Start of Material for this exercise
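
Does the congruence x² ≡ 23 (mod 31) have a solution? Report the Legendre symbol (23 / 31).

Reciprocity: 23 ≡ 3 and 31 ≡ 3 (mod 4), so (23/31) = −(31/23).
Reduce top mod 23: now compute (8/23).
Pull out 2^3: since 23 ≡ 7 (mod 8), (2/23) = +1, so (2/23)^3 = +1.
Reached (1/23) = 1. Collecting the sign flips along the way, the symbol is -1.

-1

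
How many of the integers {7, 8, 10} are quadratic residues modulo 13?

1

(7/13) = -1 → non-residue.
(8/13) = -1 → non-residue.
(10/13) = +1 → QR.
Total quadratic residues among the 3: 1.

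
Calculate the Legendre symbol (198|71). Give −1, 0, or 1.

-1

Euler's criterion: (198/71) ≡ 56^35 (mod 71).
56^2 ≡ 12 (mod 71)
56^4 ≡ 2 (mod 71)
56^8 ≡ 4 (mod 71)
56^16 ≡ 16 (mod 71)
56^32 ≡ 43 (mod 71)
56^35 = 56^(32+2+1) ≡ 70 (mod 71).
Result is 70 ≡ −1, so (198/71) = −1.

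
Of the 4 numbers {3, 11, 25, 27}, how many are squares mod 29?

(3/29) = -1 → non-residue.
(11/29) = -1 → non-residue.
(25/29) = +1 → QR.
(27/29) = -1 → non-residue.
Total quadratic residues among the 4: 1.

1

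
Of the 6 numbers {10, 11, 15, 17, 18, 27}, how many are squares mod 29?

0

(10/29) = -1 → non-residue.
(11/29) = -1 → non-residue.
(15/29) = -1 → non-residue.
(17/29) = -1 → non-residue.
(18/29) = -1 → non-residue.
(27/29) = -1 → non-residue.
Total quadratic residues among the 6: 0.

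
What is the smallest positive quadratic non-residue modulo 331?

2

(2/331) = −1, so 2 is the smallest positive non-residue mod 331.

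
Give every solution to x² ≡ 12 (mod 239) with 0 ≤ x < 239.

27, 212

Since 239 ≡ 3 (mod 4), a square root of 12 is 12^((239+1)/4) = 12^60 mod 239.
Repeated squaring: 12^2≡144, 12^4≡182, 12^8≡142, 12^16≡88, 12^32≡96 (mod 239).
12^60 = 12^(32+16+8+4) ≡ 27 (mod 239).
Check: 27² = 729 ≡ 12 (mod 239). The two roots are 27 and 212.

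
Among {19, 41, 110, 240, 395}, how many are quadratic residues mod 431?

(19/431) = +1 → QR.
(41/431) = +1 → QR.
(110/431) = +1 → QR.
(240/431) = +1 → QR.
(395/431) = -1 → non-residue.
Total quadratic residues among the 5: 4.

4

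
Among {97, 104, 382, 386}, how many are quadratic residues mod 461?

(97/461) = +1 → QR.
(104/461) = +1 → QR.
(382/461) = -1 → non-residue.
(386/461) = -1 → non-residue.
Total quadratic residues among the 4: 2.

2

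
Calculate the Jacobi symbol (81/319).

1

Reciprocity: 81 ≡ 1 and 319 ≡ 3 (mod 4), so (81/319) = +(319/81).
Reduce top mod 81: now compute (76/81).
Pull out 2^2: since 81 ≡ 1 (mod 8), (2/81) = +1, so (2/81)^2 = +1.
Reciprocity: 19 ≡ 3 and 81 ≡ 1 (mod 4), so (19/81) = +(81/19).
Reduce top mod 19: now compute (5/19).
Reciprocity: 5 ≡ 1 and 19 ≡ 3 (mod 4), so (5/19) = +(19/5).
Reduce top mod 5: now compute (4/5).
Pull out 2^2: since 5 ≡ 5 (mod 8), (2/5) = -1, so (2/5)^2 = +1.
Reached (1/5) = 1. Collecting the sign flips along the way, the symbol is +1.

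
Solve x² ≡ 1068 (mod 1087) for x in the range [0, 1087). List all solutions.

489, 598

Since 1087 ≡ 3 (mod 4), a square root of 1068 is 1068^((1087+1)/4) = 1068^272 mod 1087.
Repeated squaring: 1068^2≡361, 1068^4≡968, 1068^8≡30, 1068^16≡900, 1068^32≡185, 1068^64≡528, 1068^128≡512, 1068^256≡177 (mod 1087).
1068^272 = 1068^(256+16) ≡ 598 (mod 1087).
Check: 598² = 357604 ≡ 1068 (mod 1087). The two roots are 489 and 598.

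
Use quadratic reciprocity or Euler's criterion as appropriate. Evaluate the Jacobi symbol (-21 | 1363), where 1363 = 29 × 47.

First reduce: -21 ≡ 1342 (mod 1363).
Pull out 2: since 1363 ≡ 3 (mod 8), (2/1363) = -1.
Reciprocity: 671 ≡ 3 and 1363 ≡ 3 (mod 4), so (671/1363) = −(1363/671).
Reduce top mod 671: now compute (21/671).
Reciprocity: 21 ≡ 1 and 671 ≡ 3 (mod 4), so (21/671) = +(671/21).
Reduce top mod 21: now compute (20/21).
Pull out 2^2: since 21 ≡ 5 (mod 8), (2/21) = -1, so (2/21)^2 = +1.
Reciprocity: 5 ≡ 1 and 21 ≡ 1 (mod 4), so (5/21) = +(21/5).
Reduce top mod 5: now compute (1/5).
Reached (1/5) = 1. Collecting the sign flips along the way, the symbol is +1.

1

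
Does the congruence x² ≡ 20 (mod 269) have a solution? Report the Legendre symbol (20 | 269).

1

Euler's criterion: (20/269) ≡ 20^134 (mod 269).
20^2 ≡ 131 (mod 269)
20^4 ≡ 214 (mod 269)
20^8 ≡ 66 (mod 269)
20^16 ≡ 52 (mod 269)
20^32 ≡ 14 (mod 269)
20^64 ≡ 196 (mod 269)
20^128 ≡ 218 (mod 269)
20^134 = 20^(128+4+2) ≡ 1 (mod 269).
Result is 1, so (20/269) = 1.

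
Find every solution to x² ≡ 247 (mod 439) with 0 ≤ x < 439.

110, 329

Since 439 ≡ 3 (mod 4), a square root of 247 is 247^((439+1)/4) = 247^110 mod 439.
Repeated squaring: 247^2≡427, 247^4≡144, 247^8≡103, 247^16≡73, 247^32≡61, 247^64≡209 (mod 439).
247^110 = 247^(64+32+8+4+2) ≡ 110 (mod 439).
Check: 110² = 12100 ≡ 247 (mod 439). The two roots are 110 and 329.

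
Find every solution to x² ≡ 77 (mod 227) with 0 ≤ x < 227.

109, 118

Since 227 ≡ 3 (mod 4), a square root of 77 is 77^((227+1)/4) = 77^57 mod 227.
Repeated squaring: 77^2≡27, 77^4≡48, 77^8≡34, 77^16≡21, 77^32≡214 (mod 227).
77^57 = 77^(32+16+8+1) ≡ 109 (mod 227).
Check: 109² = 11881 ≡ 77 (mod 227). The two roots are 109 and 118.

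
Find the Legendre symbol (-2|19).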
End of Material for this exercise
▶ **Exercise brief**
Extract each entry in full, exactly as given.

▶ **Exercise output**
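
Does the congruence x² ≡ 23 (mod 31) have a solution? Report the Legendre symbol (23 / 31).

Reciprocity: 23 ≡ 3 and 31 ≡ 3 (mod 4), so (23/31) = −(31/23).
Reduce top mod 23: now compute (8/23).
Pull out 2^3: since 23 ≡ 7 (mod 8), (2/23) = +1, so (2/23)^3 = +1.
Reached (1/23) = 1. Collecting the sign flips along the way, the symbol is -1.

-1

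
How many of the integers {7, 8, 10} are quadratic residues modulo 13?

1

(7/13) = -1 → non-residue.
(8/13) = -1 → non-residue.
(10/13) = +1 → QR.
Total quadratic residues among the 3: 1.

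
Calculate the Legendre symbol (198|71). Give −1, 0, or 1.

-1

Euler's criterion: (198/71) ≡ 56^35 (mod 71).
56^2 ≡ 12 (mod 71)
56^4 ≡ 2 (mod 71)
56^8 ≡ 4 (mod 71)
56^16 ≡ 16 (mod 71)
56^32 ≡ 43 (mod 71)
56^35 = 56^(32+2+1) ≡ 70 (mod 71).
Result is 70 ≡ −1, so (198/71) = −1.

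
Of the 4 numbers {3, 11, 25, 27}, how many are squares mod 29?

(3/29) = -1 → non-residue.
(11/29) = -1 → non-residue.
(25/29) = +1 → QR.
(27/29) = -1 → non-residue.
Total quadratic residues among the 4: 1.

1

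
Of the 6 numbers {10, 11, 15, 17, 18, 27}, how many are squares mod 29?

0

(10/29) = -1 → non-residue.
(11/29) = -1 → non-residue.
(15/29) = -1 → non-residue.
(17/29) = -1 → non-residue.
(18/29) = -1 → non-residue.
(27/29) = -1 → non-residue.
Total quadratic residues among the 6: 0.

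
What is the smallest positive quadratic non-residue modulo 331?

2

(2/331) = −1, so 2 is the smallest positive non-residue mod 331.

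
Give every solution to x² ≡ 12 (mod 239) with 0 ≤ x < 239.

27, 212

Since 239 ≡ 3 (mod 4), a square root of 12 is 12^((239+1)/4) = 12^60 mod 239.
Repeated squaring: 12^2≡144, 12^4≡182, 12^8≡142, 12^16≡88, 12^32≡96 (mod 239).
12^60 = 12^(32+16+8+4) ≡ 27 (mod 239).
Check: 27² = 729 ≡ 12 (mod 239). The two roots are 27 and 212.

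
Among {19, 41, 110, 240, 395}, how many are quadratic residues mod 431?

(19/431) = +1 → QR.
(41/431) = +1 → QR.
(110/431) = +1 → QR.
(240/431) = +1 → QR.
(395/431) = -1 → non-residue.
Total quadratic residues among the 5: 4.

4

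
Among {97, 104, 382, 386}, how many are quadratic residues mod 461?

(97/461) = +1 → QR.
(104/461) = +1 → QR.
(382/461) = -1 → non-residue.
(386/461) = -1 → non-residue.
Total quadratic residues among the 4: 2.

2

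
Calculate the Jacobi symbol (81/319).

1

Reciprocity: 81 ≡ 1 and 319 ≡ 3 (mod 4), so (81/319) = +(319/81).
Reduce top mod 81: now compute (76/81).
Pull out 2^2: since 81 ≡ 1 (mod 8), (2/81) = +1, so (2/81)^2 = +1.
Reciprocity: 19 ≡ 3 and 81 ≡ 1 (mod 4), so (19/81) = +(81/19).
Reduce top mod 19: now compute (5/19).
Reciprocity: 5 ≡ 1 and 19 ≡ 3 (mod 4), so (5/19) = +(19/5).
Reduce top mod 5: now compute (4/5).
Pull out 2^2: since 5 ≡ 5 (mod 8), (2/5) = -1, so (2/5)^2 = +1.
Reached (1/5) = 1. Collecting the sign flips along the way, the symbol is +1.

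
Solve x² ≡ 1068 (mod 1087) for x in the range [0, 1087). List all solutions.

489, 598

Since 1087 ≡ 3 (mod 4), a square root of 1068 is 1068^((1087+1)/4) = 1068^272 mod 1087.
Repeated squaring: 1068^2≡361, 1068^4≡968, 1068^8≡30, 1068^16≡900, 1068^32≡185, 1068^64≡528, 1068^128≡512, 1068^256≡177 (mod 1087).
1068^272 = 1068^(256+16) ≡ 598 (mod 1087).
Check: 598² = 357604 ≡ 1068 (mod 1087). The two roots are 489 and 598.

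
Use quadratic reciprocity or Euler's criterion as appropriate. Evaluate the Jacobi symbol (-21 | 1363), where 1363 = 29 × 47.

First reduce: -21 ≡ 1342 (mod 1363).
Pull out 2: since 1363 ≡ 3 (mod 8), (2/1363) = -1.
Reciprocity: 671 ≡ 3 and 1363 ≡ 3 (mod 4), so (671/1363) = −(1363/671).
Reduce top mod 671: now compute (21/671).
Reciprocity: 21 ≡ 1 and 671 ≡ 3 (mod 4), so (21/671) = +(671/21).
Reduce top mod 21: now compute (20/21).
Pull out 2^2: since 21 ≡ 5 (mod 8), (2/21) = -1, so (2/21)^2 = +1.
Reciprocity: 5 ≡ 1 and 21 ≡ 1 (mod 4), so (5/21) = +(21/5).
Reduce top mod 5: now compute (1/5).
Reached (1/5) = 1. Collecting the sign flips along the way, the symbol is +1.

1

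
Does the congruence x² ≡ 20 (mod 269) have a solution? Report the Legendre symbol (20 | 269).

1

Euler's criterion: (20/269) ≡ 20^134 (mod 269).
20^2 ≡ 131 (mod 269)
20^4 ≡ 214 (mod 269)
20^8 ≡ 66 (mod 269)
20^16 ≡ 52 (mod 269)
20^32 ≡ 14 (mod 269)
20^64 ≡ 196 (mod 269)
20^128 ≡ 218 (mod 269)
20^134 = 20^(128+4+2) ≡ 1 (mod 269).
Result is 1, so (20/269) = 1.

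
Find every solution to x² ≡ 247 (mod 439) with 0 ≤ x < 439.

110, 329

Since 439 ≡ 3 (mod 4), a square root of 247 is 247^((439+1)/4) = 247^110 mod 439.
Repeated squaring: 247^2≡427, 247^4≡144, 247^8≡103, 247^16≡73, 247^32≡61, 247^64≡209 (mod 439).
247^110 = 247^(64+32+8+4+2) ≡ 110 (mod 439).
Check: 110² = 12100 ≡ 247 (mod 439). The two roots are 110 and 329.

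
Find every solution to x² ≡ 77 (mod 227) with 0 ≤ x < 227.

109, 118

Since 227 ≡ 3 (mod 4), a square root of 77 is 77^((227+1)/4) = 77^57 mod 227.
Repeated squaring: 77^2≡27, 77^4≡48, 77^8≡34, 77^16≡21, 77^32≡214 (mod 227).
77^57 = 77^(32+16+8+1) ≡ 109 (mod 227).
Check: 109² = 11881 ≡ 77 (mod 227). The two roots are 109 and 118.

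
Find the Legendre symbol (-2|19).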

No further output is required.